Items from a dataset:
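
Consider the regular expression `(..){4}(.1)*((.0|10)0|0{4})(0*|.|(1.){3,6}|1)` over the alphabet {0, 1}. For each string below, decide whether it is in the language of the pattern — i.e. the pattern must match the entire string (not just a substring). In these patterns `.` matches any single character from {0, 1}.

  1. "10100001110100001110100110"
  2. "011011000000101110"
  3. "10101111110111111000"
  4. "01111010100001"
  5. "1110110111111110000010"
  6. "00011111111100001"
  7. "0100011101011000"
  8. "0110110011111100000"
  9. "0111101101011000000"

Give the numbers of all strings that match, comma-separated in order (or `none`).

2, 3, 6, 7, 8, 9

1 → no match
2 → match
3 → match
4 → no match
5 → no match
6 → match
7 → match
8 → match
9 → match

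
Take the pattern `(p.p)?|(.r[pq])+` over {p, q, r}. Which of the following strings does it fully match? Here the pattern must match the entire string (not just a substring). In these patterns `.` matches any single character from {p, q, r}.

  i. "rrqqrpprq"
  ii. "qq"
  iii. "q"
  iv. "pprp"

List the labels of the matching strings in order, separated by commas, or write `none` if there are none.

i

i → match
ii → no match
iii → no match
iv → no match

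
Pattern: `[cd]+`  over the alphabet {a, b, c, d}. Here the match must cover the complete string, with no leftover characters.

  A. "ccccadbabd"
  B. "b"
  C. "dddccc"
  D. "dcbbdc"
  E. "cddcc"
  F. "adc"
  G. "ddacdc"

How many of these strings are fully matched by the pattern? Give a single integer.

A → no match
B → no match
C → match
D → no match
E → match
F → no match
G → no match
Total matched: 2

2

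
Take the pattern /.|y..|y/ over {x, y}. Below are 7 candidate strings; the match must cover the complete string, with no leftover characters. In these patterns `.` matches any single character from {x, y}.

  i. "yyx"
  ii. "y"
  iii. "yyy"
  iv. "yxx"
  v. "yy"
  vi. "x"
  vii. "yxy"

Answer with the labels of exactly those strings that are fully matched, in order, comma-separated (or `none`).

i → match
ii → match
iii → match
iv → match
v → no match
vi → match
vii → match

i, ii, iii, iv, vi, vii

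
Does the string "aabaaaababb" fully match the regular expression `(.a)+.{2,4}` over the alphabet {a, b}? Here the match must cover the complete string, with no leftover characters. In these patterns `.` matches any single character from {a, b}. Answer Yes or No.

No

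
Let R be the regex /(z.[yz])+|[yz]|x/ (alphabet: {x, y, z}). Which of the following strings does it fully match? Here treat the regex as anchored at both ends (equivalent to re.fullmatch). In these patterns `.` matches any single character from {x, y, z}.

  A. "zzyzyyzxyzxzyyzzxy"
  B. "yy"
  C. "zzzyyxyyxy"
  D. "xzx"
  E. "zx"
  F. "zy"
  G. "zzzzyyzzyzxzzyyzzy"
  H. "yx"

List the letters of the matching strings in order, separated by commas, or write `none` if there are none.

G

A → no match
B → no match
C → no match
D → no match
E → no match
F → no match
G → match
H → no match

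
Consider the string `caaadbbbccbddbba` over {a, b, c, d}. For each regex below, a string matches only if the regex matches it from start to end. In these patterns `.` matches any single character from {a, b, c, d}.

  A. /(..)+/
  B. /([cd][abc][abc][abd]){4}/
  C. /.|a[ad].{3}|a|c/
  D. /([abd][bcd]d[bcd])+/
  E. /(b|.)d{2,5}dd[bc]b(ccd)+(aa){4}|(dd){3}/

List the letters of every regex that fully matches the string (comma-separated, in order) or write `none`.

A, B

A → match
B → match
C → no match
D → no match
E → no match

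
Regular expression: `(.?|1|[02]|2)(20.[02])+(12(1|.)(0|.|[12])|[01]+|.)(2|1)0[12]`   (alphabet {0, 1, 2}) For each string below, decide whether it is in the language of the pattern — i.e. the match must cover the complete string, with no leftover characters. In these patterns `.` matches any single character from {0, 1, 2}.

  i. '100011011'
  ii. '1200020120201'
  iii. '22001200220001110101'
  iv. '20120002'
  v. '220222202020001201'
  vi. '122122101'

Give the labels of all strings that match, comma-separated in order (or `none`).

i → no match
ii → match
iii → no match
iv → no match
v → no match
vi → no match

ii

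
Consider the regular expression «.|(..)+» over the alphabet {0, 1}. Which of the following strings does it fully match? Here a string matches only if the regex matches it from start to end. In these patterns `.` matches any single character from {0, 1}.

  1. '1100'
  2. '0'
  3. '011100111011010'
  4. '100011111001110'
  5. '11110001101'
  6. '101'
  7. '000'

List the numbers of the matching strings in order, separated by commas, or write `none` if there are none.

1, 2

1 → match
2 → match
3 → no match
4 → no match
5 → no match
6 → no match
7 → no match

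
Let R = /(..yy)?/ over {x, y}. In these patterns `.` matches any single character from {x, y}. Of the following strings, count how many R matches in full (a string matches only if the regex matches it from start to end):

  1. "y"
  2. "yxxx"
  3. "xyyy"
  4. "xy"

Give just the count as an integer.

1

1 → no match
2 → no match
3 → match
4 → no match
Total matched: 1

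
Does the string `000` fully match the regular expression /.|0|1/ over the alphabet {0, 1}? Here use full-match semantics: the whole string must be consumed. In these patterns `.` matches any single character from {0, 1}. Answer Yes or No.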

### WHAT IS BEING ASKED
Go through the entries above and copy each line holding the string "Take".

### WRITTEN ANSWER
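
Take the pattern `(p.p)?|(.r[pq])+` over {p, q, r}. Which of the following strings does it fully match? Here the pattern must match the entire string (not just a substring). In these patterns `.` matches any single character from {p, q, r}.
Take the pattern /.|y..|y/ over {x, y}. Below are 7 candidate strings; the match must cover the complete string, with no leftover characters. In these patterns `.` matches any single character from {x, y}.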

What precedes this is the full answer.